▶ **AIM OF THE TASK**
Restate the last part of the records below word for word, beginning at the line with "Take X at 30.3°N, 68.1°E" and ending at the final line.

▶ **SUPPLIED RECORDS**
..............................
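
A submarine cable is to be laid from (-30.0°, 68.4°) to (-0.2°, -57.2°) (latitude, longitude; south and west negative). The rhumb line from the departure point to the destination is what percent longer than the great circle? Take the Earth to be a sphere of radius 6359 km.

Great circle: σ = 2.0972 rad → d_gc = Rσ = 13335.8 km
Rhumb: Δφ = +0.5201, Δλ = -2.1921, Δψ = +0.5458, q = Δφ/Δψ = 0.9529 → d_rh = R√(Δφ²+q²Δλ²) = 13688.8 km
Excess = (13688.8 − 13335.8) / 13335.8 = 353.0 / 13335.8 = 2.647% ≈ 2.6%

2.6%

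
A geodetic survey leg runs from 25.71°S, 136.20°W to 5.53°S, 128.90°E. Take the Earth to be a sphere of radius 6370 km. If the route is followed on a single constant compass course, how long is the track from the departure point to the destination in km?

10346 km

Δψ = ln[tan(π/4+φ₂/2)/tan(π/4+φ₁/2)] = +0.3679;  Δφ = +0.3522 rad,  Δλ = -1.6563 rad
q = Δφ/Δψ = 0.9573
d = R·√(Δφ² + q²Δλ²) = 6370·1.62422 = 10346 km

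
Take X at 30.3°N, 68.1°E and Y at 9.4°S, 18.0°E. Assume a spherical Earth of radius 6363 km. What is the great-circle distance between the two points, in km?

Haversine: a = sin²(Δφ/2)+cos φ₁ cos φ₂ sin²(Δλ/2) = 0.26801;  σ = 2·atan2(√a,√(1−a))
σ = 62.355° → d = Rσ = 6363·1.08831 = 6925 km

6925 km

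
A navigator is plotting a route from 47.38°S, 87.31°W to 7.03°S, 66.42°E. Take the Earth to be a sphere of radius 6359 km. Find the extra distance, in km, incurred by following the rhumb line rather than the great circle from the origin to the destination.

Great circle: cos σ = sin φ₁ sin φ₂ + cos φ₁ cos φ₂ cos Δλ,  σ = 2.1090 rad → d_gc = 13411.0 km
Rhumb line: Δψ = +0.8184, q = Δφ/Δψ = 0.8605, d_rh = R√(Δφ²+q²Δλ²) = 15349.9 km
Excess = 15349.9 − 13411.0 = 1938.9 ≈ 1939 km

1939 km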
..............................
▶ **WRITTEN SOLUTION**
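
Take X at 30.3°N, 68.1°E and Y at 9.4°S, 18.0°E. Assume a spherical Earth of radius 6363 km. What is the great-circle distance between the two points, in km?

Haversine: a = sin²(Δφ/2)+cos φ₁ cos φ₂ sin²(Δλ/2) = 0.26801;  σ = 2·atan2(√a,√(1−a))
σ = 62.355° → d = Rσ = 6363·1.08831 = 6925 km

6925 km

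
A navigator is plotting a route from 47.38°S, 87.31°W to 7.03°S, 66.42°E. Take the Earth to be a sphere of radius 6359 km. Find the extra distance, in km, incurred by following the rhumb line rather than the great circle from the origin to the destination.

Great circle: cos σ = sin φ₁ sin φ₂ + cos φ₁ cos φ₂ cos Δλ,  σ = 2.1090 rad → d_gc = 13411.0 km
Rhumb line: Δψ = +0.8184, q = Δφ/Δψ = 0.8605, d_rh = R√(Δφ²+q²Δλ²) = 15349.9 km
Excess = 15349.9 − 13411.0 = 1938.9 ≈ 1939 km

1939 km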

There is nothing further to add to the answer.